WORK INSTRUCTION -> Output every entry below exactly as it is written.

++++++++

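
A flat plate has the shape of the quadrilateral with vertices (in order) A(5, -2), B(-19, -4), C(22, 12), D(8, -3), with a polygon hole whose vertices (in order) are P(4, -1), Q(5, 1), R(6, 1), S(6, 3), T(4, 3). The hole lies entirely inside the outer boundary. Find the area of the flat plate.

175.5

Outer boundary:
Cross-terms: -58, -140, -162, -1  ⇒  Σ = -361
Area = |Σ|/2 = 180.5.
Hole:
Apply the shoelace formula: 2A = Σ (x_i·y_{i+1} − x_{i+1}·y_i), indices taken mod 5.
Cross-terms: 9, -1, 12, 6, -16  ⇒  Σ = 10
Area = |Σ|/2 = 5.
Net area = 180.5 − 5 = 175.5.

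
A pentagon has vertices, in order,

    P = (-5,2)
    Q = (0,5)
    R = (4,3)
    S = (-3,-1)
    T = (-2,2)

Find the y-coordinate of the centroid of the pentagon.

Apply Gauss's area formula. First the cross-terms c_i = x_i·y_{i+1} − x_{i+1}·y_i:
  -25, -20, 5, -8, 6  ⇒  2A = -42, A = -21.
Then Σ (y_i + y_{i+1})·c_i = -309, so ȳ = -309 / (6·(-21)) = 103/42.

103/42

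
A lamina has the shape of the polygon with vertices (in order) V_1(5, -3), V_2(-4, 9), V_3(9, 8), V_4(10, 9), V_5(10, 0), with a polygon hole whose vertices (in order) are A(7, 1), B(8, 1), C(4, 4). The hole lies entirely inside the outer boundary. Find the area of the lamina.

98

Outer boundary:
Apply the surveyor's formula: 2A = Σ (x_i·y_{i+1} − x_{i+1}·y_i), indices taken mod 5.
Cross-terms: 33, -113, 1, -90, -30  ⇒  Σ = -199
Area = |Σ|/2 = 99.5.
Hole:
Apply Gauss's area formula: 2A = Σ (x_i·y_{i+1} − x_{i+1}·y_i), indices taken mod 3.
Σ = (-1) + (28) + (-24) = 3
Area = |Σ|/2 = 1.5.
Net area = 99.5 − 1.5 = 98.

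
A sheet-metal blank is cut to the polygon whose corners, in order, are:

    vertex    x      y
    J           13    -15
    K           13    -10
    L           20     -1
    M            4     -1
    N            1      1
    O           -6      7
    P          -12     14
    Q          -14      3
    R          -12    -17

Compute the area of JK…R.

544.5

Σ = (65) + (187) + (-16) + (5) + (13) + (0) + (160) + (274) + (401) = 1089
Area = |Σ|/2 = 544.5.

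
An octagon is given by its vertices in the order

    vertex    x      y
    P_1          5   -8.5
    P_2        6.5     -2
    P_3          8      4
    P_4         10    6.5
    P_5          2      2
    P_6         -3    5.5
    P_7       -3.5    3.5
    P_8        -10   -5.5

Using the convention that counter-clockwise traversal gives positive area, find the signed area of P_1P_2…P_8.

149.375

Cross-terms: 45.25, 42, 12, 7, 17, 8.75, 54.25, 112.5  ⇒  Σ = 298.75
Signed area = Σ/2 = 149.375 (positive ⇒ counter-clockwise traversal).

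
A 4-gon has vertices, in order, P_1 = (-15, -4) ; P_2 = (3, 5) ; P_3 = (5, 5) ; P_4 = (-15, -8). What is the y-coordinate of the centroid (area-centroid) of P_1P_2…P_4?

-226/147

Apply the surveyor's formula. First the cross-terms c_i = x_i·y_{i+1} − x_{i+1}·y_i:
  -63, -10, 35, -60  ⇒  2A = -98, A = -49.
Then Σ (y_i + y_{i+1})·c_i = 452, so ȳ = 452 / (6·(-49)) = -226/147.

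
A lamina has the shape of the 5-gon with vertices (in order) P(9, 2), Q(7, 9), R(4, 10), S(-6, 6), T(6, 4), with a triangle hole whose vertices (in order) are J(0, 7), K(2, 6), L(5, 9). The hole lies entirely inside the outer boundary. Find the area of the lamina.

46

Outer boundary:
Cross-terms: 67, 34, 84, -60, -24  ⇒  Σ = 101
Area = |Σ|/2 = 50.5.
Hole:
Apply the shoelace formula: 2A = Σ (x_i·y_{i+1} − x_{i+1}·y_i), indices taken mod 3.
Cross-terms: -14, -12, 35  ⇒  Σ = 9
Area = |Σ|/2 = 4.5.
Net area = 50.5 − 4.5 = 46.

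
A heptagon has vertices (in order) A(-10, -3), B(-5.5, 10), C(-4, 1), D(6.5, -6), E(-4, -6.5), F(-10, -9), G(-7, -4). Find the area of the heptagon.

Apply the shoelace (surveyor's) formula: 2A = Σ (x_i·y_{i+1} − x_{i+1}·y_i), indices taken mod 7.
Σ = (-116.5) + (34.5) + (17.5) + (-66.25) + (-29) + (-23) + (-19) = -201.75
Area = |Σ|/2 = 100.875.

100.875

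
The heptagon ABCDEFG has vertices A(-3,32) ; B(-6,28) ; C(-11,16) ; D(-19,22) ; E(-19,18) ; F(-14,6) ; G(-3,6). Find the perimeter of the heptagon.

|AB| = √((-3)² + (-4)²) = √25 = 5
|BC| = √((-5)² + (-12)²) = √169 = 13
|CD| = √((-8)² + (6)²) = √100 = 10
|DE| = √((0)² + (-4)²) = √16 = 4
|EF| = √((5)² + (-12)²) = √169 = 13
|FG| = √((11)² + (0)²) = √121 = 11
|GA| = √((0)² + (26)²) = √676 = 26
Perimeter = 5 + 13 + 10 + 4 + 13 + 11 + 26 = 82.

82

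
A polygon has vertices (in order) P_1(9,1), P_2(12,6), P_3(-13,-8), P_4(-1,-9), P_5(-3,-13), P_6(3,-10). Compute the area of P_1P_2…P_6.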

++++++++

RESULT ->
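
A flat plate has the shape of the quadrilateral with vertices (in order) A(5, -2), B(-19, -4), C(22, 12), D(8, -3), with a polygon hole whose vertices (in order) are P(4, -1), Q(5, 1), R(6, 1), S(6, 3), T(4, 3). The hole lies entirely inside the outer boundary. Find the area of the flat plate.

175.5

Outer boundary:
Cross-terms: -58, -140, -162, -1  ⇒  Σ = -361
Area = |Σ|/2 = 180.5.
Hole:
Apply the shoelace formula: 2A = Σ (x_i·y_{i+1} − x_{i+1}·y_i), indices taken mod 5.
Cross-terms: 9, -1, 12, 6, -16  ⇒  Σ = 10
Area = |Σ|/2 = 5.
Net area = 180.5 − 5 = 175.5.

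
A pentagon has vertices, in order,

    P = (-5,2)
    Q = (0,5)
    R = (4,3)
    S = (-3,-1)
    T = (-2,2)

Find the y-coordinate of the centroid of the pentagon.

Apply Gauss's area formula. First the cross-terms c_i = x_i·y_{i+1} − x_{i+1}·y_i:
  -25, -20, 5, -8, 6  ⇒  2A = -42, A = -21.
Then Σ (y_i + y_{i+1})·c_i = -309, so ȳ = -309 / (6·(-21)) = 103/42.

103/42

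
A lamina has the shape of the polygon with vertices (in order) V_1(5, -3), V_2(-4, 9), V_3(9, 8), V_4(10, 9), V_5(10, 0), with a polygon hole whose vertices (in order) are A(7, 1), B(8, 1), C(4, 4). The hole lies entirely inside the outer boundary. Find the area of the lamina.

98

Outer boundary:
Apply the surveyor's formula: 2A = Σ (x_i·y_{i+1} − x_{i+1}·y_i), indices taken mod 5.
Cross-terms: 33, -113, 1, -90, -30  ⇒  Σ = -199
Area = |Σ|/2 = 99.5.
Hole:
Apply Gauss's area formula: 2A = Σ (x_i·y_{i+1} − x_{i+1}·y_i), indices taken mod 3.
Σ = (-1) + (28) + (-24) = 3
Area = |Σ|/2 = 1.5.
Net area = 99.5 − 1.5 = 98.

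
A sheet-metal blank is cut to the polygon whose corners, in order, are:

    vertex    x      y
    J           13    -15
    K           13    -10
    L           20     -1
    M            4     -1
    N            1      1
    O           -6      7
    P          -12     14
    Q          -14      3
    R          -12    -17

Compute the area of JK…R.

544.5

Σ = (65) + (187) + (-16) + (5) + (13) + (0) + (160) + (274) + (401) = 1089
Area = |Σ|/2 = 544.5.

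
An octagon is given by its vertices in the order

    vertex    x      y
    P_1          5   -8.5
    P_2        6.5     -2
    P_3          8      4
    P_4         10    6.5
    P_5          2      2
    P_6         -3    5.5
    P_7       -3.5    3.5
    P_8        -10   -5.5

Using the convention that counter-clockwise traversal gives positive area, find the signed area of P_1P_2…P_8.

149.375

Cross-terms: 45.25, 42, 12, 7, 17, 8.75, 54.25, 112.5  ⇒  Σ = 298.75
Signed area = Σ/2 = 149.375 (positive ⇒ counter-clockwise traversal).

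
A 4-gon has vertices, in order, P_1 = (-15, -4) ; P_2 = (3, 5) ; P_3 = (5, 5) ; P_4 = (-15, -8). What is the y-coordinate of the centroid (area-centroid) of P_1P_2…P_4?

-226/147

Apply the surveyor's formula. First the cross-terms c_i = x_i·y_{i+1} − x_{i+1}·y_i:
  -63, -10, 35, -60  ⇒  2A = -98, A = -49.
Then Σ (y_i + y_{i+1})·c_i = 452, so ȳ = 452 / (6·(-49)) = -226/147.

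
A lamina has the shape of the 5-gon with vertices (in order) P(9, 2), Q(7, 9), R(4, 10), S(-6, 6), T(6, 4), with a triangle hole whose vertices (in order) are J(0, 7), K(2, 6), L(5, 9). The hole lies entirely inside the outer boundary. Find the area of the lamina.

46

Outer boundary:
Cross-terms: 67, 34, 84, -60, -24  ⇒  Σ = 101
Area = |Σ|/2 = 50.5.
Hole:
Apply the shoelace formula: 2A = Σ (x_i·y_{i+1} − x_{i+1}·y_i), indices taken mod 3.
Cross-terms: -14, -12, 35  ⇒  Σ = 9
Area = |Σ|/2 = 4.5.
Net area = 50.5 − 4.5 = 46.

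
A heptagon has vertices (in order) A(-10, -3), B(-5.5, 10), C(-4, 1), D(6.5, -6), E(-4, -6.5), F(-10, -9), G(-7, -4). Find the area of the heptagon.

Apply the shoelace (surveyor's) formula: 2A = Σ (x_i·y_{i+1} − x_{i+1}·y_i), indices taken mod 7.
Σ = (-116.5) + (34.5) + (17.5) + (-66.25) + (-29) + (-23) + (-19) = -201.75
Area = |Σ|/2 = 100.875.

100.875

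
The heptagon ABCDEFG has vertices A(-3,32) ; B(-6,28) ; C(-11,16) ; D(-19,22) ; E(-19,18) ; F(-14,6) ; G(-3,6). Find the perimeter of the heptagon.

|AB| = √((-3)² + (-4)²) = √25 = 5
|BC| = √((-5)² + (-12)²) = √169 = 13
|CD| = √((-8)² + (6)²) = √100 = 10
|DE| = √((0)² + (-4)²) = √16 = 4
|EF| = √((5)² + (-12)²) = √169 = 13
|FG| = √((11)² + (0)²) = √121 = 11
|GA| = √((0)² + (26)²) = √676 = 26
Perimeter = 5 + 13 + 10 + 4 + 13 + 11 + 26 = 82.

82

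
A polygon has vertices (in order) P_1(9,1), P_2(12,6), P_3(-13,-8), P_4(-1,-9), P_5(-3,-13), P_6(3,-10). Compute the area of P_1P_2…P_6.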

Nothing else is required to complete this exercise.